## Provided data
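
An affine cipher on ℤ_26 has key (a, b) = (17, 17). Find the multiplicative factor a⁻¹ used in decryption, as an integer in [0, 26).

Extended Euclidean algorithm:
26 = 1×17 + 9
17 = 1×9 + 8
9 = 1×8 + 1
8 = 8×1 + 0
gcd = 1, so the inverse exists. Back-substitute:
1 = 9 − 8
1 = −17 + 2·9
1 = 2·26 − 3·17
Thus 17·(-3) ≡ 1 (mod 26); reducing, -3 mod 26 = 23.

23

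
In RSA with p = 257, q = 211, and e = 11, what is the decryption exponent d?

φ(n) = (p−1)(q−1) = 256·210 = 53760.
Need d with 11·d ≡ 1 (mod 53760). Apply the extended Euclidean algorithm:
53760 = 4887·11 + 3
11 = 3·3 + 2
3 = 1·2 + 1
2 = 2·1 + 0
Back-substitute:
1 = 3 − 2
1 = −11 + 4·3
1 = 4·53760 − 19549·11
So 11·(-19549) ≡ 1 (mod 53760), hence d ≡ -19549 ≡ 34211 (mod 53760).

34211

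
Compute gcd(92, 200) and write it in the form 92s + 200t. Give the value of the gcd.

4

Euclidean algorithm:
200 = 2*92 + 16
92 = 5*16 + 12
16 = 1*12 + 4
12 = 3*4 + 0
gcd(92, 200) = 4.
Express as a combination:
4 = 16 − 12
4 = −92 + 6·16
4 = 6·200 − 13·92
So 4 = (6)·200 + (-13)·92.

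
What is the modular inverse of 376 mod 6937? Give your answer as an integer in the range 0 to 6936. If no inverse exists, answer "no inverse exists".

gcd(6937, 376) by repeated division:
6937 = 18×376 + 169
376 = 2×169 + 38
169 = 4×38 + 17
38 = 2×17 + 4
17 = 4×4 + 1
4 = 4×1 + 0
gcd = 1, so the inverse exists. Back-substitute:
1 = 17 − 4·4
1 = −4·38 + 9·17
1 = 9·169 − 40·38
1 = −40·376 + 89·169
1 = 89·6937 − 1642·376
Thus 376·(-1642) ≡ 1 (mod 6937); reducing, -1642 mod 6937 = 5295.

5295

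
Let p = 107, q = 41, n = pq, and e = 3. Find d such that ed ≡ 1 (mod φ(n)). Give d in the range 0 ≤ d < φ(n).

φ(n) = (p−1)(q−1) = 106·40 = 4240.
Need d with 3·d ≡ 1 (mod 4240). Apply the extended Euclidean algorithm:
4240 = 1413·3 + 1
3 = 3·1 + 0
Back-substitute:
1 = 4240 − 1413·3
So 3·(-1413) ≡ 1 (mod 4240), hence d ≡ -1413 ≡ 2827 (mod 4240).

2827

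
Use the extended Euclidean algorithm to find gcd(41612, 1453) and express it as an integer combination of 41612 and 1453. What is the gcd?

1

Euclidean algorithm:
41612 = 28·1453 + 928
1453 = 1·928 + 525
928 = 1·525 + 403
525 = 1·403 + 122
403 = 3·122 + 37
122 = 3·37 + 11
37 = 3·11 + 4
11 = 2·4 + 3
4 = 1·3 + 1
3 = 3·1 + 0
gcd(41612, 1453) = 1.
Working backward:
1 = 4 − 3
1 = −11 + 3·4
1 = 3·37 − 10·11
1 = −10·122 + 33·37
1 = 33·403 − 109·122
1 = −109·525 + 142·403
1 = 142·928 − 251·525
1 = −251·1453 + 393·928
1 = 393·41612 − 11255·1453
So 1 = (393)·41612 + (-11255)·1453.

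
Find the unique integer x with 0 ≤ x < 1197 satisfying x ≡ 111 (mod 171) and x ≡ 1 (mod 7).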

## Task to complete
Every line above needs to be retyped exactly.

## Response area
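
An affine cipher on ℤ_26 has key (a, b) = (17, 17). Find the multiplicative factor a⁻¹ used in decryption, as an integer in [0, 26).

Extended Euclidean algorithm:
26 = 1×17 + 9
17 = 1×9 + 8
9 = 1×8 + 1
8 = 8×1 + 0
gcd = 1, so the inverse exists. Back-substitute:
1 = 9 − 8
1 = −17 + 2·9
1 = 2·26 − 3·17
Thus 17·(-3) ≡ 1 (mod 26); reducing, -3 mod 26 = 23.

23

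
In RSA with p = 257, q = 211, and e = 11, what is the decryption exponent d?

φ(n) = (p−1)(q−1) = 256·210 = 53760.
Need d with 11·d ≡ 1 (mod 53760). Apply the extended Euclidean algorithm:
53760 = 4887·11 + 3
11 = 3·3 + 2
3 = 1·2 + 1
2 = 2·1 + 0
Back-substitute:
1 = 3 − 2
1 = −11 + 4·3
1 = 4·53760 − 19549·11
So 11·(-19549) ≡ 1 (mod 53760), hence d ≡ -19549 ≡ 34211 (mod 53760).

34211

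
Compute gcd(92, 200) and write it in the form 92s + 200t. Give the value of the gcd.

4

Euclidean algorithm:
200 = 2*92 + 16
92 = 5*16 + 12
16 = 1*12 + 4
12 = 3*4 + 0
gcd(92, 200) = 4.
Express as a combination:
4 = 16 − 12
4 = −92 + 6·16
4 = 6·200 − 13·92
So 4 = (6)·200 + (-13)·92.

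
What is the modular inverse of 376 mod 6937? Give your answer as an integer in the range 0 to 6936. If no inverse exists, answer "no inverse exists".

gcd(6937, 376) by repeated division:
6937 = 18×376 + 169
376 = 2×169 + 38
169 = 4×38 + 17
38 = 2×17 + 4
17 = 4×4 + 1
4 = 4×1 + 0
gcd = 1, so the inverse exists. Back-substitute:
1 = 17 − 4·4
1 = −4·38 + 9·17
1 = 9·169 − 40·38
1 = −40·376 + 89·169
1 = 89·6937 − 1642·376
Thus 376·(-1642) ≡ 1 (mod 6937); reducing, -1642 mod 6937 = 5295.

5295

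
Let p = 107, q = 41, n = pq, and e = 3. Find d such that ed ≡ 1 (mod φ(n)). Give d in the range 0 ≤ d < φ(n).

φ(n) = (p−1)(q−1) = 106·40 = 4240.
Need d with 3·d ≡ 1 (mod 4240). Apply the extended Euclidean algorithm:
4240 = 1413·3 + 1
3 = 3·1 + 0
Back-substitute:
1 = 4240 − 1413·3
So 3·(-1413) ≡ 1 (mod 4240), hence d ≡ -1413 ≡ 2827 (mod 4240).

2827

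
Use the extended Euclidean algorithm to find gcd(41612, 1453) and express it as an integer combination of 41612 and 1453. What is the gcd?

1

Euclidean algorithm:
41612 = 28·1453 + 928
1453 = 1·928 + 525
928 = 1·525 + 403
525 = 1·403 + 122
403 = 3·122 + 37
122 = 3·37 + 11
37 = 3·11 + 4
11 = 2·4 + 3
4 = 1·3 + 1
3 = 3·1 + 0
gcd(41612, 1453) = 1.
Working backward:
1 = 4 − 3
1 = −11 + 3·4
1 = 3·37 − 10·11
1 = −10·122 + 33·37
1 = 33·403 − 109·122
1 = −109·525 + 142·403
1 = 142·928 − 251·525
1 = −251·1453 + 393·928
1 = 393·41612 − 11255·1453
So 1 = (393)·41612 + (-11255)·1453.

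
Find the unique integer x with 0 ≤ x < 1197 satisfying x ≡ 111 (mod 171) and x ≡ 1 (mod 7).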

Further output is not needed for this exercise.